### Work required
Copy the data below verbatim, leaving no line out.

### Data to examine
━━━━━━━━━━
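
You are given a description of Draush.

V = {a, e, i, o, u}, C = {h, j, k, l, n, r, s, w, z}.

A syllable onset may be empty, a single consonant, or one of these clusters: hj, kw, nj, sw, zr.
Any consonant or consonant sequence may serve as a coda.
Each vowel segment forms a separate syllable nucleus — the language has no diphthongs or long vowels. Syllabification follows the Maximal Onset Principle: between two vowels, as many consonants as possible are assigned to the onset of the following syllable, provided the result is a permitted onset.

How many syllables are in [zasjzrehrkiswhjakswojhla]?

Vowels present: a, e, i, a, o, a; each is a nucleus, giving 6 syllables.

6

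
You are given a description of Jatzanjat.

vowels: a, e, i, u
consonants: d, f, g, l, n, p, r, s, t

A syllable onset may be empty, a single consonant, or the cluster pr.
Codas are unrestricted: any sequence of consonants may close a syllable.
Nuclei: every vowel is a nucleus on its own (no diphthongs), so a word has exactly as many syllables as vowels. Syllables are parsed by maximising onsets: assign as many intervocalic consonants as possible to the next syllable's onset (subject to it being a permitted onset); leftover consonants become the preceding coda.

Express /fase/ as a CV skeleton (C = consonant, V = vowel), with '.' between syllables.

CV.CV

Nuclei (vowels): a, e → 2 syllables.
V1 /a/ – V2 /e/: just /s/ — single C goes to the following onset.
Putting it together: fa.se.
Mapping each syllable to C/V: /fa/ → CV, /se/ → CV.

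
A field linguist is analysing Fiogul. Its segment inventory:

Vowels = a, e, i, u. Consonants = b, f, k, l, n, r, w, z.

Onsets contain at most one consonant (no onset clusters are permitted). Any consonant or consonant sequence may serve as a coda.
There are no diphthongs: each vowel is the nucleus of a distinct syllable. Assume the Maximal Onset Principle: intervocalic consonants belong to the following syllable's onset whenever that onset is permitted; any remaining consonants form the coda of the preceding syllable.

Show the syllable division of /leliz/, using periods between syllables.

le.liz

The vowels are e, i — 2 nuclei, so 2 syllables.
/e…i/ gap (V1→V2): /l/ is a single consonant, so it becomes the next onset.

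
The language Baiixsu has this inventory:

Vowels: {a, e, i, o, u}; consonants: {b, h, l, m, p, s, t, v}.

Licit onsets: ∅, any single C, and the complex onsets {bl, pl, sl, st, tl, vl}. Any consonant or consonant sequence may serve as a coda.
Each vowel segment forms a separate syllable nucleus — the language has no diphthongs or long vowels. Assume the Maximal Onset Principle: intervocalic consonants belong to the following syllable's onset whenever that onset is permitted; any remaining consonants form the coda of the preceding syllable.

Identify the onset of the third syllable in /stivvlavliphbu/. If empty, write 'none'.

vl

The vowels are i, a, i, u — 4 nuclei, so 4 syllables.
/i…a/ gap (V1→V2): /vvl/ splits as /v/ + /vl/ (/vl/ is the longest suffix that is a licit onset).
/a…i/ gap (V2→V3): /vl/ — entire cluster is a permitted onset → onset /vl/, coda ∅.
/i…u/ gap (V3→V4): /phb/; trying suffixes from longest down, /b/ is the first permitted one, so coda /ph/ | onset /b/.
Putting it together: stiv.vla.vliph.bu.
Syllable 3 is /vliph/: onset /vl/, nucleus /i/, coda /ph/.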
━━━━━━━━━━
### Answer box
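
You are given a description of Draush.

V = {a, e, i, o, u}, C = {h, j, k, l, n, r, s, w, z}.

A syllable onset may be empty, a single consonant, or one of these clusters: hj, kw, nj, sw, zr.
Any consonant or consonant sequence may serve as a coda.
Each vowel segment forms a separate syllable nucleus — the language has no diphthongs or long vowels. Syllabification follows the Maximal Onset Principle: between two vowels, as many consonants as possible are assigned to the onset of the following syllable, provided the result is a permitted onset.

How many syllables are in [zasjzrehrkiswhjakswojhla]?

Vowels present: a, e, i, a, o, a; each is a nucleus, giving 6 syllables.

6

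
You are given a description of Jatzanjat.

vowels: a, e, i, u
consonants: d, f, g, l, n, p, r, s, t

A syllable onset may be empty, a single consonant, or the cluster pr.
Codas are unrestricted: any sequence of consonants may close a syllable.
Nuclei: every vowel is a nucleus on its own (no diphthongs), so a word has exactly as many syllables as vowels. Syllables are parsed by maximising onsets: assign as many intervocalic consonants as possible to the next syllable's onset (subject to it being a permitted onset); leftover consonants become the preceding coda.

Express /fase/ as a CV skeleton (C = consonant, V = vowel), with '.' between syllables.

CV.CV

Nuclei (vowels): a, e → 2 syllables.
V1 /a/ – V2 /e/: just /s/ — single C goes to the following onset.
Putting it together: fa.se.
Mapping each syllable to C/V: /fa/ → CV, /se/ → CV.

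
A field linguist is analysing Fiogul. Its segment inventory:

Vowels = a, e, i, u. Consonants = b, f, k, l, n, r, w, z.

Onsets contain at most one consonant (no onset clusters are permitted). Any consonant or consonant sequence may serve as a coda.
There are no diphthongs: each vowel is the nucleus of a distinct syllable. Assume the Maximal Onset Principle: intervocalic consonants belong to the following syllable's onset whenever that onset is permitted; any remaining consonants form the coda of the preceding syllable.

Show the syllable division of /leliz/, using periods between syllables.

le.liz

The vowels are e, i — 2 nuclei, so 2 syllables.
/e…i/ gap (V1→V2): /l/ is a single consonant, so it becomes the next onset.

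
The language Baiixsu has this inventory:

Vowels: {a, e, i, o, u}; consonants: {b, h, l, m, p, s, t, v}.

Licit onsets: ∅, any single C, and the complex onsets {bl, pl, sl, st, tl, vl}. Any consonant or consonant sequence may serve as a coda.
Each vowel segment forms a separate syllable nucleus — the language has no diphthongs or long vowels. Assume the Maximal Onset Principle: intervocalic consonants belong to the following syllable's onset whenever that onset is permitted; any remaining consonants form the coda of the preceding syllable.

Identify the onset of the third syllable in /stivvlavliphbu/. If empty, write 'none'.

vl

The vowels are i, a, i, u — 4 nuclei, so 4 syllables.
/i…a/ gap (V1→V2): /vvl/ splits as /v/ + /vl/ (/vl/ is the longest suffix that is a licit onset).
/a…i/ gap (V2→V3): /vl/ — entire cluster is a permitted onset → onset /vl/, coda ∅.
/i…u/ gap (V3→V4): /phb/; trying suffixes from longest down, /b/ is the first permitted one, so coda /ph/ | onset /b/.
Putting it together: stiv.vla.vliph.bu.
Syllable 3 is /vliph/: onset /vl/, nucleus /i/, coda /ph/.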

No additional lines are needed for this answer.